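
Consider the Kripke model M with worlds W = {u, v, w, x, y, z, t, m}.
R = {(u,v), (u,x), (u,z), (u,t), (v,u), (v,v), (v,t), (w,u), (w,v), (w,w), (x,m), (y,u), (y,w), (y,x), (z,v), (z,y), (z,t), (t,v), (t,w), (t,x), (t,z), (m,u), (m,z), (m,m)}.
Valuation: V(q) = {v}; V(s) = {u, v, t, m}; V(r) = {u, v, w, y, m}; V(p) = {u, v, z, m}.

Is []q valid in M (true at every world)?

No

Recall that []ψ holds at a world iff ψ holds at every accessible world, and <>ψ holds iff ψ holds at some accessible world.
Let φ = []q. Evaluate φ at each world:
  u (successors {v, x, z, t}): φ is false.
  v (successors {u, v, t}): φ is false.
  w (successors {u, v, w}): φ is false.
  x (successors {m}): φ is false.
  y (successors {u, w, x}): φ is false.
  z (successors {v, y, t}): φ is false.
  t (successors {v, w, x, z}): φ is false.
  m (successors {u, z, m}): φ is false.
Detail at u (counterexample):
  At u: []q requires q at every successor {v, x, z, t}.
    q fails at x, so []q is false at u.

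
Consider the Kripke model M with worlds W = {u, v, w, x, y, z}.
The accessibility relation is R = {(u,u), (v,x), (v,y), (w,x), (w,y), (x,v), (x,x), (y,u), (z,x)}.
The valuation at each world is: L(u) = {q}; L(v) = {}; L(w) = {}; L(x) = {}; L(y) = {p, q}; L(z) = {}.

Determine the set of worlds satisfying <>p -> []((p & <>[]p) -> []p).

u, v, w, x, y, z

Let φ = <>p -> []((p & <>[]p) -> []p). Evaluate φ at each world:
  u (successors {u}): φ is true.
  v (successors {x, y}): φ is true.
  w (successors {x, y}): φ is true.
  x (successors {v, x}): φ is true.
  y (successors {u}): φ is true.
  z (successors {x}): φ is true.
For instance, at w:
  At w: <>p is true, []((p & <>[]p) -> []p) is true, so <>p -> []((p & <>[]p) -> []p) is true.
    At w: <>p requires p at some successor in {x, y}.
      p holds at y, so <>p is true at w.
    At w: []((p & <>[]p) -> []p) requires (p & <>[]p) -> []p at every successor {x, y}.
      At x: (p & <>[]p) -> []p is true.
      At y: (p & <>[]p) -> []p is true.
    So []((p & <>[]p) -> []p) is true at w.
Satisfying worlds: {u, v, w, x, y, z}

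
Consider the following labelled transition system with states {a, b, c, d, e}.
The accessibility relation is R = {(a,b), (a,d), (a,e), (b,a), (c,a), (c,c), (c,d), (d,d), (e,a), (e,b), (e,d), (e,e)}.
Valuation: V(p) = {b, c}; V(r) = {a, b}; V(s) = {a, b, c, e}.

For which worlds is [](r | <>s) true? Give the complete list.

Let φ = [](r | <>s). Evaluate φ at each world:
  a (successors {b, d, e}): φ is false.
  b (successors {a}): φ is true.
  c (successors {a, c, d}): φ is false.
  d (successors {d}): φ is false.
  e (successors {a, b, d, e}): φ is false.
For instance, at d:
  At d: [](r | <>s) requires r | <>s at every successor {d}.
    r | <>s fails at d, so [](r | <>s) is false at d.
      At d: r is false, <>s is false, so r | <>s is false.
Satisfying worlds: {b}

b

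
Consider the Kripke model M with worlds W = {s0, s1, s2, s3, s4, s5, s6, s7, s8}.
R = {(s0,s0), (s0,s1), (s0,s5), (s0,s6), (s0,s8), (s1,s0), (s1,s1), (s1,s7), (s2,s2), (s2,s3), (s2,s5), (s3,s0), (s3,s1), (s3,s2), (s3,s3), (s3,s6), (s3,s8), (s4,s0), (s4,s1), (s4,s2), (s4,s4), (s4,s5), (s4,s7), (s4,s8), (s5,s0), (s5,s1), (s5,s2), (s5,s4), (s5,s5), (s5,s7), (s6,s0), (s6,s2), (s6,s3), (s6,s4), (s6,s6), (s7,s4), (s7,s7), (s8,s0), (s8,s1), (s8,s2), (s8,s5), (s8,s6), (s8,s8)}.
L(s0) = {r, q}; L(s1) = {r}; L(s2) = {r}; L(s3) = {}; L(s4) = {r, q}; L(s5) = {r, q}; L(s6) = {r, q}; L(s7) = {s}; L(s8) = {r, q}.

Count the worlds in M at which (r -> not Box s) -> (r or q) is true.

7

Let φ = (r -> not Box s) -> (r or q). Evaluate φ at each world:
  s0 (successors {s0, s1, s5, s6, s8}): φ is true.
  s1 (successors {s0, s1, s7}): φ is true.
  s2 (successors {s2, s3, s5}): φ is true.
  s3 (successors {s0, s1, s2, s3, s6, s8}): φ is false.
  s4 (successors {s0, s1, s2, s4, s5, s7, s8}): φ is true.
  s5 (successors {s0, s1, s2, s4, s5, s7}): φ is true.
  s6 (successors {s0, s2, s3, s4, s6}): φ is true.
  s7 (successors {s4, s7}): φ is false.
  s8 (successors {s0, s1, s2, s5, s6, s8}): φ is true.
For instance, at s5:
  At s5: r -> not Box s is true, r or q is true, so (r -> not Box s) -> (r or q) is true.
    At s5: r is true, not Box s is true, so r -> not Box s is true.
      At s5: Box s is false, so not Box s is true.
Satisfying worlds: {s0, s1, s2, s4, s5, s6, s8}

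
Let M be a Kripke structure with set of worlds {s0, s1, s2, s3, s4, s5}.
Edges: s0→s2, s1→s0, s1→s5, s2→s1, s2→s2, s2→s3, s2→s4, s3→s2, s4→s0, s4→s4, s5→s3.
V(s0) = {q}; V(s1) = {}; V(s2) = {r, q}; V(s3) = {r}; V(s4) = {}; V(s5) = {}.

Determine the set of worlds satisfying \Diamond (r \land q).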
········
(ACTIVITY): From the lines above, copy those that contain the word "relation".

(RESPONSE BOX):
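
The accessibility relation is R = {(u,u), (v,x), (v,y), (w,x), (w,y), (x,v), (x,x), (y,u), (z,x)}.
The accessibility relation is R = {(a,b), (a,d), (a,e), (b,a), (c,a), (c,c), (c,d), (d,d), (e,a), (e,b), (e,d), (e,e)}.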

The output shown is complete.